**Your goal**.
Repeat the data below in full and exactly.

**Exercise materials**.
┄┄┄┄┄┄┄┄┄┄

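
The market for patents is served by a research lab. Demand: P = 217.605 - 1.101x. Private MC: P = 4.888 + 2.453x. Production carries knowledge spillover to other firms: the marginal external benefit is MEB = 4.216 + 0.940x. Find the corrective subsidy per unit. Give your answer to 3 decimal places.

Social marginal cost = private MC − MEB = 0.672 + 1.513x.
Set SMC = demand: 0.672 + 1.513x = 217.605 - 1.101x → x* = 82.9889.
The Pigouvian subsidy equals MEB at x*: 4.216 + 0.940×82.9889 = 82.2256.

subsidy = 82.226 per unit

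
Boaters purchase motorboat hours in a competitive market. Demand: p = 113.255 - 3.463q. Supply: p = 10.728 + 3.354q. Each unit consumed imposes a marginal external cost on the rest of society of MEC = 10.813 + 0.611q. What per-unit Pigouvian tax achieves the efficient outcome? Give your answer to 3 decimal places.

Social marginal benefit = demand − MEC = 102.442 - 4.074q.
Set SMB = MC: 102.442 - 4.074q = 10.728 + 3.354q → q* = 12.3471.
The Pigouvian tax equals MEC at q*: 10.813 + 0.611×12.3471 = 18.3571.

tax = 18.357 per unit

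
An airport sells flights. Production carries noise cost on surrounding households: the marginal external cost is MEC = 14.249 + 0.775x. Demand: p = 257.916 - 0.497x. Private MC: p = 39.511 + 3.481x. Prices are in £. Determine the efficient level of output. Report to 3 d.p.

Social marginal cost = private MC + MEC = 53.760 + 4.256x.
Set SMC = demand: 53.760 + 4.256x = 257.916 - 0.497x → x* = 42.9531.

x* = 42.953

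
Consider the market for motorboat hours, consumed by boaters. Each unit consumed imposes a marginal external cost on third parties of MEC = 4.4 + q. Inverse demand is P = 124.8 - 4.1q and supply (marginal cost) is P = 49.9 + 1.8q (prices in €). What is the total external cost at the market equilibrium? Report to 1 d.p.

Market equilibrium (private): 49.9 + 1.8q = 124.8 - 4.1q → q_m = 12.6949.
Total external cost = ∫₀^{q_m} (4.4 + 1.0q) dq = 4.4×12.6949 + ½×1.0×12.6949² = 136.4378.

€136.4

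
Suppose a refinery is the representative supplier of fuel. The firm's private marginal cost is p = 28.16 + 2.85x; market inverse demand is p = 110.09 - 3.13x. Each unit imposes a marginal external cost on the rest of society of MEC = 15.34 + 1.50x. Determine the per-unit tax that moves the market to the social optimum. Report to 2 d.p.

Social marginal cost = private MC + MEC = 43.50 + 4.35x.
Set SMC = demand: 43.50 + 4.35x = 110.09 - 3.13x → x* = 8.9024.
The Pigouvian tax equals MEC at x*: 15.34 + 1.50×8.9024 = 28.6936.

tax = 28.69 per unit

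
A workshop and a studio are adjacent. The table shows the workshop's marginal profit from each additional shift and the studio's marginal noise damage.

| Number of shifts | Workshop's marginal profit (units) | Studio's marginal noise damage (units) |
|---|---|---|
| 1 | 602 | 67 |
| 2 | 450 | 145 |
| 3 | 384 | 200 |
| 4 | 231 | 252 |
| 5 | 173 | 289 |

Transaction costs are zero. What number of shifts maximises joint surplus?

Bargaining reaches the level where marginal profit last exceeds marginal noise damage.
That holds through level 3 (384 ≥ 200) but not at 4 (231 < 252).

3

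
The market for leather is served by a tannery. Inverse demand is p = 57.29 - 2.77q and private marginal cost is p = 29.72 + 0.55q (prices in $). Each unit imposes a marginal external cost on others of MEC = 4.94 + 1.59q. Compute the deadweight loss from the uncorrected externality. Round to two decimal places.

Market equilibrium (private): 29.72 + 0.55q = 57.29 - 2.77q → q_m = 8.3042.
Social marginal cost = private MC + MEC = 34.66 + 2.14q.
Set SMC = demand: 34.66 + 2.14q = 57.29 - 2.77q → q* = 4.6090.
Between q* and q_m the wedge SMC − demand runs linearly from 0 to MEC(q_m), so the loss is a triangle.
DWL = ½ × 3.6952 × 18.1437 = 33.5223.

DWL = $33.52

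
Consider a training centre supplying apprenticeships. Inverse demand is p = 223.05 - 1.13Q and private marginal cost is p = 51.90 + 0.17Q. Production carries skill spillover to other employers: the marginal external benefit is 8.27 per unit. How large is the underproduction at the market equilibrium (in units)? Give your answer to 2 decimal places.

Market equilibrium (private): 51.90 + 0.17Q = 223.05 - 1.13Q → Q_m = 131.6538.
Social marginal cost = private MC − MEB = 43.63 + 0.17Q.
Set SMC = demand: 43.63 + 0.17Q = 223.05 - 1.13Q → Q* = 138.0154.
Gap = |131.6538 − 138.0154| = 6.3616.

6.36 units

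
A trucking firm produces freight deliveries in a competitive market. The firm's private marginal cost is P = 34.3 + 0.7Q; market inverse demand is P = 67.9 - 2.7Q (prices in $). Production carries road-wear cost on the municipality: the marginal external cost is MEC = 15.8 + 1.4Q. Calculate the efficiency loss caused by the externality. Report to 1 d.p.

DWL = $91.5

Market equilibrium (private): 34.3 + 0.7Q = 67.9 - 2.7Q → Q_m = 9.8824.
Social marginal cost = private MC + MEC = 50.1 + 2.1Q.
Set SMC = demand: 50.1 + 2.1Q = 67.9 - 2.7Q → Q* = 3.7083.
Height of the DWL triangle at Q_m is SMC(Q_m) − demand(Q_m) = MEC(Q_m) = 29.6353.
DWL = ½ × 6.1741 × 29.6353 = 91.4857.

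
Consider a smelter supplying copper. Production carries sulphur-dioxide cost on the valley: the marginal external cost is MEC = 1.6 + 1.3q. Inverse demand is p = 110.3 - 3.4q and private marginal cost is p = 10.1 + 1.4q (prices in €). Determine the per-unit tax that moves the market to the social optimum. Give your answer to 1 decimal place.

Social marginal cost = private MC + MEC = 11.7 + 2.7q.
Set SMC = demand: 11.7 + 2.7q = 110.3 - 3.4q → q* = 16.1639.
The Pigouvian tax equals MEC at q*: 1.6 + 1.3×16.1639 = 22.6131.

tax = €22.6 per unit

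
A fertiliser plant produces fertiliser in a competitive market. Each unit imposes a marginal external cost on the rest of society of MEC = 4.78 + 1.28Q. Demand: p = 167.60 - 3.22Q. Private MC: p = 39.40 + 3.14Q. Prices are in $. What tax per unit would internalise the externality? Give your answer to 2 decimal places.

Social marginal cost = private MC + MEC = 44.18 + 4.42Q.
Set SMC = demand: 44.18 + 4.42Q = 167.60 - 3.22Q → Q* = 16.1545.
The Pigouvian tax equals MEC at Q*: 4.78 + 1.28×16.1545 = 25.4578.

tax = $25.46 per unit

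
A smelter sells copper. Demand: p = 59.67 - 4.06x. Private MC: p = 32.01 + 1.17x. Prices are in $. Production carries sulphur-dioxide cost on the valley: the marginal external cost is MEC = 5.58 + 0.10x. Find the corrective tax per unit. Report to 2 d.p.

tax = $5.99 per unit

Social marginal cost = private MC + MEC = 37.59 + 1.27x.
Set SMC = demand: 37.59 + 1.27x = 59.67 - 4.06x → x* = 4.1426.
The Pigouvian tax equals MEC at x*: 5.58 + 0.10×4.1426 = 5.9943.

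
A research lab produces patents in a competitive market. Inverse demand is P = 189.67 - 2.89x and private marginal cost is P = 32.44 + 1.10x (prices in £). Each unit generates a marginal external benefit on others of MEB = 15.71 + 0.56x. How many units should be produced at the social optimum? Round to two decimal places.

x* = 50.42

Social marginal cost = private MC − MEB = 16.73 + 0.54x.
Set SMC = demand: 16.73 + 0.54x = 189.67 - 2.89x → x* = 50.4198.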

┄┄┄┄┄┄┄┄┄┄

**Problem solution**.
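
The market for patents is served by a research lab. Demand: P = 217.605 - 1.101x. Private MC: P = 4.888 + 2.453x. Production carries knowledge spillover to other firms: the marginal external benefit is MEB = 4.216 + 0.940x. Find the corrective subsidy per unit. Give your answer to 3 decimal places.

Social marginal cost = private MC − MEB = 0.672 + 1.513x.
Set SMC = demand: 0.672 + 1.513x = 217.605 - 1.101x → x* = 82.9889.
The Pigouvian subsidy equals MEB at x*: 4.216 + 0.940×82.9889 = 82.2256.

subsidy = 82.226 per unit

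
Boaters purchase motorboat hours in a competitive market. Demand: p = 113.255 - 3.463q. Supply: p = 10.728 + 3.354q. Each unit consumed imposes a marginal external cost on the rest of society of MEC = 10.813 + 0.611q. What per-unit Pigouvian tax achieves the efficient outcome? Give your answer to 3 decimal places.

Social marginal benefit = demand − MEC = 102.442 - 4.074q.
Set SMB = MC: 102.442 - 4.074q = 10.728 + 3.354q → q* = 12.3471.
The Pigouvian tax equals MEC at q*: 10.813 + 0.611×12.3471 = 18.3571.

tax = 18.357 per unit

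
An airport sells flights. Production carries noise cost on surrounding households: the marginal external cost is MEC = 14.249 + 0.775x. Demand: p = 257.916 - 0.497x. Private MC: p = 39.511 + 3.481x. Prices are in £. Determine the efficient level of output. Report to 3 d.p.

Social marginal cost = private MC + MEC = 53.760 + 4.256x.
Set SMC = demand: 53.760 + 4.256x = 257.916 - 0.497x → x* = 42.9531.

x* = 42.953

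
Consider the market for motorboat hours, consumed by boaters. Each unit consumed imposes a marginal external cost on third parties of MEC = 4.4 + q. Inverse demand is P = 124.8 - 4.1q and supply (marginal cost) is P = 49.9 + 1.8q (prices in €). What is the total external cost at the market equilibrium? Report to 1 d.p.

Market equilibrium (private): 49.9 + 1.8q = 124.8 - 4.1q → q_m = 12.6949.
Total external cost = ∫₀^{q_m} (4.4 + 1.0q) dq = 4.4×12.6949 + ½×1.0×12.6949² = 136.4378.

€136.4

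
Suppose a refinery is the representative supplier of fuel. The firm's private marginal cost is p = 28.16 + 2.85x; market inverse demand is p = 110.09 - 3.13x. Each unit imposes a marginal external cost on the rest of society of MEC = 15.34 + 1.50x. Determine the per-unit tax that moves the market to the social optimum. Report to 2 d.p.

Social marginal cost = private MC + MEC = 43.50 + 4.35x.
Set SMC = demand: 43.50 + 4.35x = 110.09 - 3.13x → x* = 8.9024.
The Pigouvian tax equals MEC at x*: 15.34 + 1.50×8.9024 = 28.6936.

tax = 28.69 per unit

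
A workshop and a studio are adjacent. The table shows the workshop's marginal profit from each additional shift and the studio's marginal noise damage.

| Number of shifts | Workshop's marginal profit (units) | Studio's marginal noise damage (units) |
|---|---|---|
| 1 | 602 | 67 |
| 2 | 450 | 145 |
| 3 | 384 | 200 |
| 4 | 231 | 252 |
| 5 | 173 | 289 |

Transaction costs are zero. What number of shifts maximises joint surplus?

Bargaining reaches the level where marginal profit last exceeds marginal noise damage.
That holds through level 3 (384 ≥ 200) but not at 4 (231 < 252).

3

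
The market for leather is served by a tannery. Inverse demand is p = 57.29 - 2.77q and private marginal cost is p = 29.72 + 0.55q (prices in $). Each unit imposes a marginal external cost on others of MEC = 4.94 + 1.59q. Compute the deadweight loss from the uncorrected externality. Round to two decimal places.

Market equilibrium (private): 29.72 + 0.55q = 57.29 - 2.77q → q_m = 8.3042.
Social marginal cost = private MC + MEC = 34.66 + 2.14q.
Set SMC = demand: 34.66 + 2.14q = 57.29 - 2.77q → q* = 4.6090.
Between q* and q_m the wedge SMC − demand runs linearly from 0 to MEC(q_m), so the loss is a triangle.
DWL = ½ × 3.6952 × 18.1437 = 33.5223.

DWL = $33.52

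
Consider a training centre supplying apprenticeships. Inverse demand is p = 223.05 - 1.13Q and private marginal cost is p = 51.90 + 0.17Q. Production carries skill spillover to other employers: the marginal external benefit is 8.27 per unit. How large is the underproduction at the market equilibrium (in units)? Give your answer to 2 decimal places.

Market equilibrium (private): 51.90 + 0.17Q = 223.05 - 1.13Q → Q_m = 131.6538.
Social marginal cost = private MC − MEB = 43.63 + 0.17Q.
Set SMC = demand: 43.63 + 0.17Q = 223.05 - 1.13Q → Q* = 138.0154.
Gap = |131.6538 − 138.0154| = 6.3616.

6.36 units

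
A trucking firm produces freight deliveries in a competitive market. The firm's private marginal cost is P = 34.3 + 0.7Q; market inverse demand is P = 67.9 - 2.7Q (prices in $). Production carries road-wear cost on the municipality: the marginal external cost is MEC = 15.8 + 1.4Q. Calculate the efficiency loss caused by the externality. Report to 1 d.p.

DWL = $91.5

Market equilibrium (private): 34.3 + 0.7Q = 67.9 - 2.7Q → Q_m = 9.8824.
Social marginal cost = private MC + MEC = 50.1 + 2.1Q.
Set SMC = demand: 50.1 + 2.1Q = 67.9 - 2.7Q → Q* = 3.7083.
Height of the DWL triangle at Q_m is SMC(Q_m) − demand(Q_m) = MEC(Q_m) = 29.6353.
DWL = ½ × 6.1741 × 29.6353 = 91.4857.

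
Consider a smelter supplying copper. Production carries sulphur-dioxide cost on the valley: the marginal external cost is MEC = 1.6 + 1.3q. Inverse demand is p = 110.3 - 3.4q and private marginal cost is p = 10.1 + 1.4q (prices in €). Determine the per-unit tax that moves the market to the social optimum. Give your answer to 1 decimal place.

Social marginal cost = private MC + MEC = 11.7 + 2.7q.
Set SMC = demand: 11.7 + 2.7q = 110.3 - 3.4q → q* = 16.1639.
The Pigouvian tax equals MEC at q*: 1.6 + 1.3×16.1639 = 22.6131.

tax = €22.6 per unit

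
A fertiliser plant produces fertiliser in a competitive market. Each unit imposes a marginal external cost on the rest of society of MEC = 4.78 + 1.28Q. Demand: p = 167.60 - 3.22Q. Private MC: p = 39.40 + 3.14Q. Prices are in $. What tax per unit would internalise the externality? Give your answer to 2 decimal places.

Social marginal cost = private MC + MEC = 44.18 + 4.42Q.
Set SMC = demand: 44.18 + 4.42Q = 167.60 - 3.22Q → Q* = 16.1545.
The Pigouvian tax equals MEC at Q*: 4.78 + 1.28×16.1545 = 25.4578.

tax = $25.46 per unit

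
A smelter sells copper. Demand: p = 59.67 - 4.06x. Private MC: p = 32.01 + 1.17x. Prices are in $. Production carries sulphur-dioxide cost on the valley: the marginal external cost is MEC = 5.58 + 0.10x. Find the corrective tax per unit. Report to 2 d.p.

tax = $5.99 per unit

Social marginal cost = private MC + MEC = 37.59 + 1.27x.
Set SMC = demand: 37.59 + 1.27x = 59.67 - 4.06x → x* = 4.1426.
The Pigouvian tax equals MEC at x*: 5.58 + 0.10×4.1426 = 5.9943.

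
A research lab produces patents in a competitive market. Inverse demand is P = 189.67 - 2.89x and private marginal cost is P = 32.44 + 1.10x (prices in £). Each unit generates a marginal external benefit on others of MEB = 15.71 + 0.56x. How many units should be produced at the social optimum? Round to two decimal places.

x* = 50.42

Social marginal cost = private MC − MEB = 16.73 + 0.54x.
Set SMC = demand: 16.73 + 0.54x = 189.67 - 2.89x → x* = 50.4198.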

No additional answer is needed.